• _GOAL OF THE EXERCISE_
All of the data must be printed exactly; please include every line.

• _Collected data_

:::

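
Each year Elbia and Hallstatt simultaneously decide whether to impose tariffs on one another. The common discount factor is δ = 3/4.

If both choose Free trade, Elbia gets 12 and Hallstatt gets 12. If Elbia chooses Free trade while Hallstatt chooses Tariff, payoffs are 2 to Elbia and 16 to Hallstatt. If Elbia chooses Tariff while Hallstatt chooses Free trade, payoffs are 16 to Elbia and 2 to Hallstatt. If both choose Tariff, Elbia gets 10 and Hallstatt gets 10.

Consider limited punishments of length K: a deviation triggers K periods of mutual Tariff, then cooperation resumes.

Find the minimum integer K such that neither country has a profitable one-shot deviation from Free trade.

4

IC: δ(1−δ^K)/(1−δ) ≥ (16−12)/(12−10) = 2.
With δ = 3/4: need 1 − δ^K ≥ 2·(1−3/4)/(3/4), i.e. δ^K ≤ 0.3333.
Since (3/4)^3 = 0.4219 and (3/4)^4 = 0.3164, the smallest such K is 4.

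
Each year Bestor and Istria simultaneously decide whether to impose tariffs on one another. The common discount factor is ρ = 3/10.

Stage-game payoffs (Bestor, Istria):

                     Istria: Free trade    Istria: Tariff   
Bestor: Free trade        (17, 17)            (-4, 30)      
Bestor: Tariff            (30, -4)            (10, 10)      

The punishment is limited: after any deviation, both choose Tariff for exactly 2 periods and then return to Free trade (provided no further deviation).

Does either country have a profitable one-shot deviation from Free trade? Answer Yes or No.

Yes

Comparing payoff streams over the 3 periods until play realigns: cooperate → 17(1+ρ+…+ρ^2); deviate → 30 + 10(ρ+…+ρ^2).
Cooperation is sustained iff (17−10)(ρ+…+ρ^2) ≥ 30−17.
ρ+…+ρ^2 = 3/10·(1−(3/10)^2)/(1−3/10) = 0.3900, and (30−17)/(17−10) = 1.8571.
0.3900 < 1.8571, so cooperation is not sustainable.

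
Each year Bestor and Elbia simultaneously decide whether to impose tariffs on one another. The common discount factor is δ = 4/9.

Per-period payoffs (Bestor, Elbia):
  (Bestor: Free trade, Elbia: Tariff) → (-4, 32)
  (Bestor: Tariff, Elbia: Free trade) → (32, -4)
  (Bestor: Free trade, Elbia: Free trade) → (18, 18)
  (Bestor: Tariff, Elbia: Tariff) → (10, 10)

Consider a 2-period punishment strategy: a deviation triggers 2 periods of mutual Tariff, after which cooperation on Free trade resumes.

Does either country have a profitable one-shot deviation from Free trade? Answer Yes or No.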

:::

• _ANSWER TO THIS EXERCISE_
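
Each year Elbia and Hallstatt simultaneously decide whether to impose tariffs on one another. The common discount factor is δ = 3/4.

If both choose Free trade, Elbia gets 12 and Hallstatt gets 12. If Elbia chooses Free trade while Hallstatt chooses Tariff, payoffs are 2 to Elbia and 16 to Hallstatt. If Elbia chooses Tariff while Hallstatt chooses Free trade, payoffs are 16 to Elbia and 2 to Hallstatt. If both choose Tariff, Elbia gets 10 and Hallstatt gets 10.

Consider limited punishments of length K: a deviation triggers K periods of mutual Tariff, then cooperation resumes.

Find the minimum integer K such that neither country has a profitable one-shot deviation from Free trade.

4

IC: δ(1−δ^K)/(1−δ) ≥ (16−12)/(12−10) = 2.
With δ = 3/4: need 1 − δ^K ≥ 2·(1−3/4)/(3/4), i.e. δ^K ≤ 0.3333.
Since (3/4)^3 = 0.4219 and (3/4)^4 = 0.3164, the smallest such K is 4.

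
Each year Bestor and Istria simultaneously decide whether to impose tariffs on one another. The common discount factor is ρ = 3/10.

Stage-game payoffs (Bestor, Istria):

                     Istria: Free trade    Istria: Tariff   
Bestor: Free trade        (17, 17)            (-4, 30)      
Bestor: Tariff            (30, -4)            (10, 10)      

The punishment is limited: after any deviation, both choose Tariff for exactly 2 periods and then return to Free trade (provided no further deviation).

Does either country have a profitable one-shot deviation from Free trade? Answer Yes or No.

Yes

Comparing payoff streams over the 3 periods until play realigns: cooperate → 17(1+ρ+…+ρ^2); deviate → 30 + 10(ρ+…+ρ^2).
Cooperation is sustained iff (17−10)(ρ+…+ρ^2) ≥ 30−17.
ρ+…+ρ^2 = 3/10·(1−(3/10)^2)/(1−3/10) = 0.3900, and (30−17)/(17−10) = 1.8571.
0.3900 < 1.8571, so cooperation is not sustainable.

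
Each year Bestor and Elbia simultaneously decide whether to impose tariffs on one another. The common discount factor is δ = 4/9.

Per-period payoffs (Bestor, Elbia):
  (Bestor: Free trade, Elbia: Tariff) → (-4, 32)
  (Bestor: Tariff, Elbia: Free trade) → (32, -4)
  (Bestor: Free trade, Elbia: Free trade) → (18, 18)
  (Bestor: Tariff, Elbia: Tariff) → (10, 10)

Consider a 2-period punishment strategy: a deviation triggers 2 periods of mutual Tariff, after which cooperation on Free trade resumes.

Does either country have a profitable one-shot deviation from Free trade? Answer Yes or No.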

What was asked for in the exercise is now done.